*** Block opens ***

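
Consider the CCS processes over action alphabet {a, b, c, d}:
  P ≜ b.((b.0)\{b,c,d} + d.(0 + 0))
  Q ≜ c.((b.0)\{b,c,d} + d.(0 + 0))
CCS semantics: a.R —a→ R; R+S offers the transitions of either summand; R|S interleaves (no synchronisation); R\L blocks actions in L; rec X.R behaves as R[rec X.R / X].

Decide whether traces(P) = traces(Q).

traces(P) ≠ traces(Q) — witness ⟨b⟩

P's transition system — 3 states:
  m0 = b.((b.0)\{b,c,d} + d.(0 + 0)) → ··b··> m1
  m1 = (b.0)\{b,c,d} + d.(0 + 0) → ··d··> m2
  m2 = 0 + 0 → (no moves)
Q's transition system — 3 states:
  n0 = c.((b.0)\{b,c,d} + d.(0 + 0)) → ··c··> n1
  n1 = (b.0)\{b,c,d} + d.(0 + 0) → ··d··> n2
  n2 = 0 + 0 → (no moves)
Trace ⟨b⟩ through P, begin at {m0}:
  after b @ step 1: {m1}
  ✓ P
Trace ⟨b⟩ through Q, begin at {n0}:
  after b @ step 1: ∅  — Q cannot continue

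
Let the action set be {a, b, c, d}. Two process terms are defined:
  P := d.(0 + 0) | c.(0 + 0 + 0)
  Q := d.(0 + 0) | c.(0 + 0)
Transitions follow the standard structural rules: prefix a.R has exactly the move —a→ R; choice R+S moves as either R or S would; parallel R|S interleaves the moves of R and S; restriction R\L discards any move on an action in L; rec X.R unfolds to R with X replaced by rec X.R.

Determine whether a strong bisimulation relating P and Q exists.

P ~ Q

LTS(P): 4 reachable states
  u0 = d.(0 + 0) | c.(0 + 0 + 0) has moves =c=> u1, =d=> u2
  u1 = d.(0 + 0) | (0 + 0 + 0) has moves =d=> u3
  u2 = (0 + 0) | c.(0 + 0 + 0) has moves =c=> u3
  u3 = (0 + 0) | (0 + 0 + 0) has moves deadlocked
LTS(Q): 4 reachable states
  v0 = d.(0 + 0) | c.(0 + 0) has moves =c=> v1, =d=> v2
  v1 = d.(0 + 0) | (0 + 0) has moves =d=> v3
  v2 = (0 + 0) | c.(0 + 0) has moves =c=> v3
  v3 = (0 + 0) | (0 + 0) has moves deadlocked
Bisimilarity quotient blocks:
  B0 = {u0, v0}
  B1 = {u1, v1}
  B2 = {u3, v3}
  B3 = {u2, v2}
u0 ∈ B0, v0 ∈ B0 → same block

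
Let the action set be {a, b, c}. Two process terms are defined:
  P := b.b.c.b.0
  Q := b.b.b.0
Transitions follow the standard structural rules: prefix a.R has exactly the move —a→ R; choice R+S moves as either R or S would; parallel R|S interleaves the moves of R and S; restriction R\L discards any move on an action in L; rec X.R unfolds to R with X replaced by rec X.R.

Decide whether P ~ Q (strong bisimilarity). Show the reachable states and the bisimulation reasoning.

Reachable graph of P (5 states):
  p0 = b.b.c.b.0 has moves —b→ p1
  p1 = b.c.b.0 has moves —b→ p2
  p2 = c.b.0 has moves —c→ p3
  p3 = b.0 has moves —b→ p4
  p4 = 0 has moves (no moves)
Reachable graph of Q (4 states):
  q0 = b.b.b.0 has moves —b→ q1
  q1 = b.b.0 has moves —b→ q2
  q2 = b.0 has moves —b→ q3
  q3 = 0 has moves (no moves)
Coarsest stable partition (strong bisimilarity classes):
  B0 = {p0}
  B1 = {p1}
  B2 = {p2}
  B3 = {p3, q2}
  B4 = {p4, q3}
  B5 = {q0}
  B6 = {q1}
p0 ∈ B0, q0 ∈ B5 → different blocks

NO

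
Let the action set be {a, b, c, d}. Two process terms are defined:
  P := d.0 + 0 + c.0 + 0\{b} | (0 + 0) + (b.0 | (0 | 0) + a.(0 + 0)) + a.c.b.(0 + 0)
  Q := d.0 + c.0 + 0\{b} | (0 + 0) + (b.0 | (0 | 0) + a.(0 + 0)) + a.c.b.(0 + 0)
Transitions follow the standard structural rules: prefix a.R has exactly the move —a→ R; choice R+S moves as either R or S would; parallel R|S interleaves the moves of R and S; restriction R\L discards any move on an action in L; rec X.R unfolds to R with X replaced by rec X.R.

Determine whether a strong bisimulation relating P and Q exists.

Reachable graph of P (6 states):
  p0 = d.0 + 0 + c.0 + 0\{b} | (0 + 0) + (b.0 | (0 | 0) + a.(0 + 0)) + a.c.b.(0 + 0) has moves -a-> p1, -a-> p2, -b-> p3, -c-> p4, -d-> p4
  p1 = 0 + 0 has moves stopped
  p2 = c.b.(0 + 0) has moves -c-> p5
  p3 = 0 | (0 | 0) has moves stopped
  p4 = 0 has moves stopped
  p5 = b.(0 + 0) has moves -b-> p1
Reachable graph of Q (6 states):
  q0 = d.0 + c.0 + 0\{b} | (0 + 0) + (b.0 | (0 | 0) + a.(0 + 0)) + a.c.b.(0 + 0) has moves -a-> q1, -a-> q2, -b-> q3, -c-> q4, -d-> q4
  q1 = 0 + 0 has moves stopped
  q2 = c.b.(0 + 0) has moves -c-> q5
  q3 = 0 | (0 | 0) has moves stopped
  q4 = 0 has moves stopped
  q5 = b.(0 + 0) has moves -b-> q1
Partition-refinement fixed point:
  B0 = {p0, q0}
  B1 = {p1, p3, p4, q1, q3, q4}
  B2 = {p2, q2}
  B3 = {p5, q5}
p0 ∈ B0, q0 ∈ B0 → same block

YES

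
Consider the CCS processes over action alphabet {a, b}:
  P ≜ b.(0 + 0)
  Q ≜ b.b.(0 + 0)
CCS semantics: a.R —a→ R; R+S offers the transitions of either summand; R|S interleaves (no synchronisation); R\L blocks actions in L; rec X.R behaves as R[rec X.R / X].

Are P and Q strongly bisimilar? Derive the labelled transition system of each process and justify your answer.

NO

LTS(P): 2 reachable states
  p0 = b.(0 + 0) has moves ··b··> p1
  p1 = 0 + 0 has moves ∅
LTS(Q): 3 reachable states
  q0 = b.b.(0 + 0) has moves ··b··> q1
  q1 = b.(0 + 0) has moves ··b··> q2
  q2 = 0 + 0 has moves ∅
Coarsest stable partition (strong bisimilarity classes):
  B0 = {p0, q1}
  B1 = {p1, q2}
  B2 = {q0}
p0 ∈ B0, q0 ∈ B2 → different blocks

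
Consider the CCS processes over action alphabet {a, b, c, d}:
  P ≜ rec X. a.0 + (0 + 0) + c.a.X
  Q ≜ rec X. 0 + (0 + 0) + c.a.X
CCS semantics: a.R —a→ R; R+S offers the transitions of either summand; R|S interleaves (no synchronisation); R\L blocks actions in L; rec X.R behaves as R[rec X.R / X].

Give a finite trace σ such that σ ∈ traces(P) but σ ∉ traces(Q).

LTS(P): 3 reachable states
  m0 = rec X. a.0 + (0 + 0) + c.a.X ⊢ ··a··> m1, ··c··> m2
  m1 = 0 ⊢ stopped
  m2 = a.(rec X. a.0 + (0 + 0) + c.a.X) ⊢ ··a··> m0
LTS(Q): 2 reachable states
  n0 = rec X. 0 + (0 + 0) + c.a.X ⊢ ··c··> n1
  n1 = a.(rec X. 0 + (0 + 0) + c.a.X) ⊢ ··a··> n0
Trace ⟨a⟩ through P, begin at {m0}:
  step 1 (a): {m1}
  ✓ P
Trace ⟨a⟩ through Q, begin at {n0}:
  step 1 (a): ∅  — Q cannot continue

a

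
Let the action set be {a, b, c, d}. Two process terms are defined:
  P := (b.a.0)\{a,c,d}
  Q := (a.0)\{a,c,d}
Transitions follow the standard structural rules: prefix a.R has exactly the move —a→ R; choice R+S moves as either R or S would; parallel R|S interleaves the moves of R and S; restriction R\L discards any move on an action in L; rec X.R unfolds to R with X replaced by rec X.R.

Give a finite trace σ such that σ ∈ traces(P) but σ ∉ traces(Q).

P's transition system — 2 states:
  u0 = (b.a.0)\{a,c,d} :: —b→ u1
  u1 = (a.0)\{a,c,d} :: ·
Q's transition system — 1 states:
  v0 = (a.0)\{a,c,d} :: ·
Executing b from P (initial set {u0}):
  after b @ step 1: {u1}
  P completes σ.
Executing b from Q (initial set {v0}):
  after b @ step 1: ∅ (Q stuck)

b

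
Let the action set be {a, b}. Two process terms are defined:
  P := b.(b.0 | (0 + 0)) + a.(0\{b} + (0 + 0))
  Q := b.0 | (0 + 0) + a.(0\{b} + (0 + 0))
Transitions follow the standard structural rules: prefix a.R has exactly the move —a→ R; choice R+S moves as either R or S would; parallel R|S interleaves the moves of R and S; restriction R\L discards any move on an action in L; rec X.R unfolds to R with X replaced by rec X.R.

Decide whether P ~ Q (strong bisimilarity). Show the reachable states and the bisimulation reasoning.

LTS(P): 4 reachable states
  m0 = b.(b.0 | (0 + 0)) + a.(0\{b} + (0 + 0)) :: =a=> m1, =b=> m2
  m1 = 0\{b} + (0 + 0) :: deadlocked
  m2 = b.0 | (0 + 0) :: =b=> m3
  m3 = 0 | (0 + 0) :: deadlocked
LTS(Q): 3 reachable states
  n0 = b.0 | (0 + 0) + a.(0\{b} + (0 + 0)) :: =a=> n1, =b=> n2
  n1 = 0\{b} + (0 + 0) :: deadlocked
  n2 = 0 | (0 + 0) :: deadlocked
Partition-refinement fixed point:
  B0 = {m0}
  B1 = {m1, m3, n1, n2}
  B2 = {m2}
  B3 = {n0}
m0 ∈ B0, n0 ∈ B3 → different blocks

not bisimilar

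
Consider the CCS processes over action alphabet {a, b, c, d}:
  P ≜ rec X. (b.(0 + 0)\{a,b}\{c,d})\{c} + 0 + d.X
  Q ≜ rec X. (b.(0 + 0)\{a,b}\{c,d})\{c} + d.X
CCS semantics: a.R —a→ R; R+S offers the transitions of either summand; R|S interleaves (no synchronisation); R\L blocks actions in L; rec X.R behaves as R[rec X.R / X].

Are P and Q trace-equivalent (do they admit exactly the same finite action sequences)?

YES

P's transition system — 2 states:
  p0 = rec X. (b.(0 + 0)\{a,b}\{c,d})\{c} + 0 + d.X ⊢ ··b··> p1, ··d··> p0
  p1 = (0 + 0)\{a,b}\{c,d}\{c} ⊢ stopped
Q's transition system — 2 states:
  q0 = rec X. (b.(0 + 0)\{a,b}\{c,d})\{c} + d.X ⊢ ··b··> q1, ··d··> q0
  q1 = (0 + 0)\{a,b}\{c,d}\{c} ⊢ stopped
Partition-refinement fixed point:
  B0 = {p0, q0}
  B1 = {p1, q1}
p0 ∈ B0, q0 ∈ B0 → same block
Bisimilar ⇒ trace-equivalent.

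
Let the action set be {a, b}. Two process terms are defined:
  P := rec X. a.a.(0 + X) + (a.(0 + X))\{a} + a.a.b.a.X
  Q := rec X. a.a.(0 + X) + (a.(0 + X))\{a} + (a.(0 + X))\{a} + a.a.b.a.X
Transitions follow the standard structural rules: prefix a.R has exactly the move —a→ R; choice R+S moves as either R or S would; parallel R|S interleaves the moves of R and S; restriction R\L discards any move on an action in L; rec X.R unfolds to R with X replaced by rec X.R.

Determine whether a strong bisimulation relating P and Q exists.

LTS(P): 6 reachable states
  m0 = rec X. a.a.(0 + X) + (a.(0 + X))\{a} + a.a.b.a.X :: —a→ m1, —a→ m2
  m1 = a.(0 + (rec X. a.a.(0 + X) + (a.(0 + X))\{a} + a.a.b.a.X)) :: —a→ m3
  m2 = a.b.a.(rec X. a.a.(0 + X) + (a.(0 + X))\{a} + a.a.b.a.X) :: —a→ m4
  m3 = 0 + (rec X. a.a.(0 + X) + (a.(0 + X))\{a} + a.a.b.a.X) :: —a→ m1, —a→ m2
  m4 = b.a.(rec X. a.a.(0 + X) + (a.(0 + X))\{a} + a.a.b.a.X) :: —b→ m5
  m5 = a.(rec X. a.a.(0 + X) + (a.(0 + X))\{a} + a.a.b.a.X) :: —a→ m0
LTS(Q): 6 reachable states
  n0 = rec X. a.a.(0 + X) + (a.(0 + X))\{a} + (a.(0 + X))\{a} + a.a.b.a.X :: —a→ n1, —a→ n2
  n1 = a.(0 + (rec X. a.a.(0 + X) + (a.(0 + X))\{a} + (a.(0 + X))\{a} + a.a.b.a.X)) :: —a→ n3
  n2 = a.b.a.(rec X. a.a.(0 + X) + (a.(0 + X))\{a} + (a.(0 + X))\{a} + a.a.b.a.X) :: —a→ n4
  n3 = 0 + (rec X. a.a.(0 + X) + (a.(0 + X))\{a} + (a.(0 + X))\{a} + a.a.b.a.X) :: —a→ n1, —a→ n2
  n4 = b.a.(rec X. a.a.(0 + X) + (a.(0 + X))\{a} + (a.(0 + X))\{a} + a.a.b.a.X) :: —b→ n5
  n5 = a.(rec X. a.a.(0 + X) + (a.(0 + X))\{a} + (a.(0 + X))\{a} + a.a.b.a.X) :: —a→ n0
Partition-refinement fixed point:
  B0 = {m0, m3, n0, n3}
  B1 = {m1, m5, n1, n5}
  B2 = {m2, n2}
  B3 = {m4, n4}
m0 ∈ B0, n0 ∈ B0 → same block

P ~ Q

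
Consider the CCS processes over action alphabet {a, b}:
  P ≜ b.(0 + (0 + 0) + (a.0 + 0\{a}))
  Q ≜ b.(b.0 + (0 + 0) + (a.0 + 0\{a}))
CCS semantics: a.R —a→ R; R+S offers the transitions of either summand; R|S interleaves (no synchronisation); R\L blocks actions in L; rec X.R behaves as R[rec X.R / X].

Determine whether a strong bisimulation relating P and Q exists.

LTS(P): 3 reachable states
  s0 = b.(0 + (0 + 0) + (a.0 + 0\{a})) | ··b··> s1
  s1 = 0 + (0 + 0) + (a.0 + 0\{a}) | ··a··> s2
  s2 = 0 | (no moves)
LTS(Q): 3 reachable states
  t0 = b.(b.0 + (0 + 0) + (a.0 + 0\{a})) | ··b··> t1
  t1 = b.0 + (0 + 0) + (a.0 + 0\{a}) | ··a··> t2, ··b··> t2
  t2 = 0 | (no moves)
Partition-refinement fixed point:
  B0 = {s0}
  B1 = {s1}
  B2 = {s2, t2}
  B3 = {t0}
  B4 = {t1}
s0 ∈ B0, t0 ∈ B3 → different blocks

NO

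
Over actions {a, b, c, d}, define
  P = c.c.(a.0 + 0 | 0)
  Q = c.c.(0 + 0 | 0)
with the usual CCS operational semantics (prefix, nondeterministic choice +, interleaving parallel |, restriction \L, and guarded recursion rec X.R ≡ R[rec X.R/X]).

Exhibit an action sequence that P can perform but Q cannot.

Reachable graph of P (4 states):
  u0 = c.c.(a.0 + 0 | 0) has moves --c--▸ u1
  u1 = c.(a.0 + 0 | 0) has moves --c--▸ u2
  u2 = a.0 + 0 | 0 has moves --a--▸ u3
  u3 = 0 has moves (no moves)
Reachable graph of Q (3 states):
  v0 = c.c.(0 + 0 | 0) has moves --c--▸ v1
  v1 = c.(0 + 0 | 0) has moves --c--▸ v2
  v2 = 0 + 0 | 0 has moves (no moves)
Trace ⟨cca⟩ through P, begin at {u0}:
  [1] c ⇒ {u1}
  [2] c ⇒ {u2}
  [3] a ⇒ {u3}
  — P admits the full trace.
Trace ⟨cca⟩ through Q, begin at {v0}:
  [1] c ⇒ {v1}
  [2] c ⇒ {v2}
  [3] a ⇒ ∅ (Q stuck)

cca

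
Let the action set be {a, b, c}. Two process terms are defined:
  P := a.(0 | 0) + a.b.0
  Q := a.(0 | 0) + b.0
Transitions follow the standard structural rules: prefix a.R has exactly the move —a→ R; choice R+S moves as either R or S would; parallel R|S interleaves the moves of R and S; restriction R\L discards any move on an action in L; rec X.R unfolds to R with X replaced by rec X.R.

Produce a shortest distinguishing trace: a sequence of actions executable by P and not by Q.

Reachable graph of P (4 states):
  m0 = a.(0 | 0) + a.b.0 :: ··a··> m1, ··a··> m2
  m1 = 0 | 0 :: (no moves)
  m2 = b.0 :: ··b··> m3
  m3 = 0 :: (no moves)
Reachable graph of Q (3 states):
  n0 = a.(0 | 0) + b.0 :: ··a··> n1, ··b··> n2
  n1 = 0 | 0 :: (no moves)
  n2 = 0 :: (no moves)
Run σ = ⟨ab⟩ on P: start {m0}
  after a @ step 1: {m1, m2}
  after b @ step 2: {m3}
  ✓ P
Run σ = ⟨ab⟩ on Q: start {n0}
  after a @ step 1: {n1}
  after b @ step 2: ∅  — Q cannot continue

ab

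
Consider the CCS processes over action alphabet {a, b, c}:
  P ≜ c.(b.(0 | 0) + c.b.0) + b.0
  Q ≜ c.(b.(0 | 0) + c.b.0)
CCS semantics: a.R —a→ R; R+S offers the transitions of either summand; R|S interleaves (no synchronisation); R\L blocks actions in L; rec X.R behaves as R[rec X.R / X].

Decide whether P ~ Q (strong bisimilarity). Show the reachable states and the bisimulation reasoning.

NO

P's transition system — 5 states:
  p0 = c.(b.(0 | 0) + c.b.0) + b.0 has moves —b→ p1, —c→ p2
  p1 = 0 has moves deadlocked
  p2 = b.(0 | 0) + c.b.0 has moves —b→ p3, —c→ p4
  p3 = 0 | 0 has moves deadlocked
  p4 = b.0 has moves —b→ p1
Q's transition system — 5 states:
  q0 = c.(b.(0 | 0) + c.b.0) has moves —c→ q1
  q1 = b.(0 | 0) + c.b.0 has moves —b→ q2, —c→ q3
  q2 = 0 | 0 has moves deadlocked
  q3 = b.0 has moves —b→ q4
  q4 = 0 has moves deadlocked
Coarsest stable partition (strong bisimilarity classes):
  B0 = {p0}
  B1 = {p1, p3, q2, q4}
  B2 = {p2, q1}
  B3 = {p4, q3}
  B4 = {q0}
p0 ∈ B0, q0 ∈ B4 → different blocks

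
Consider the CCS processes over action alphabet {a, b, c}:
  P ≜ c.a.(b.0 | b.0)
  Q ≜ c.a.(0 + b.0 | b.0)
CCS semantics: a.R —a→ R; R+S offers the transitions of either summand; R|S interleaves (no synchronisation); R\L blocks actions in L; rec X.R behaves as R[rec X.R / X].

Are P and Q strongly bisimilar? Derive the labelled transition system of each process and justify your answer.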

*** Block closes ***

From the data above, reproduce word for word the lines running from the line with "P ≜ b.(0 + (0 + 0)" to the line with "Q := a.(0 | 0) + b.0", ends included.

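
  P ≜ b.(0 + (0 + 0) + (a.0 + 0\{a}))
  Q ≜ b.(b.0 + (0 + 0) + (a.0 + 0\{a}))
CCS semantics: a.R —a→ R; R+S offers the transitions of either summand; R|S interleaves (no synchronisation); R\L blocks actions in L; rec X.R behaves as R[rec X.R / X].

Determine whether a strong bisimulation relating P and Q exists.

LTS(P): 3 reachable states
  s0 = b.(0 + (0 + 0) + (a.0 + 0\{a})) | ··b··> s1
  s1 = 0 + (0 + 0) + (a.0 + 0\{a}) | ··a··> s2
  s2 = 0 | (no moves)
LTS(Q): 3 reachable states
  t0 = b.(b.0 + (0 + 0) + (a.0 + 0\{a})) | ··b··> t1
  t1 = b.0 + (0 + 0) + (a.0 + 0\{a}) | ··a··> t2, ··b··> t2
  t2 = 0 | (no moves)
Partition-refinement fixed point:
  B0 = {s0}
  B1 = {s1}
  B2 = {s2, t2}
  B3 = {t0}
  B4 = {t1}
s0 ∈ B0, t0 ∈ B3 → different blocks

NO

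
Over actions {a, b, c, d}, define
  P = c.c.(a.0 + 0 | 0)
  Q = c.c.(0 + 0 | 0)
with the usual CCS operational semantics (prefix, nondeterministic choice +, interleaving parallel |, restriction \L, and guarded recursion rec X.R ≡ R[rec X.R/X]).

Exhibit an action sequence that P can perform but Q cannot.

Reachable graph of P (4 states):
  u0 = c.c.(a.0 + 0 | 0) has moves --c--▸ u1
  u1 = c.(a.0 + 0 | 0) has moves --c--▸ u2
  u2 = a.0 + 0 | 0 has moves --a--▸ u3
  u3 = 0 has moves (no moves)
Reachable graph of Q (3 states):
  v0 = c.c.(0 + 0 | 0) has moves --c--▸ v1
  v1 = c.(0 + 0 | 0) has moves --c--▸ v2
  v2 = 0 + 0 | 0 has moves (no moves)
Trace ⟨cca⟩ through P, begin at {u0}:
  [1] c ⇒ {u1}
  [2] c ⇒ {u2}
  [3] a ⇒ {u3}
  — P admits the full trace.
Trace ⟨cca⟩ through Q, begin at {v0}:
  [1] c ⇒ {v1}
  [2] c ⇒ {v2}
  [3] a ⇒ ∅ (Q stuck)

cca

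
Let the action set be {a, b, c}. Two process terms are defined:
  P := a.(0 | 0) + a.b.0
  Q := a.(0 | 0) + b.0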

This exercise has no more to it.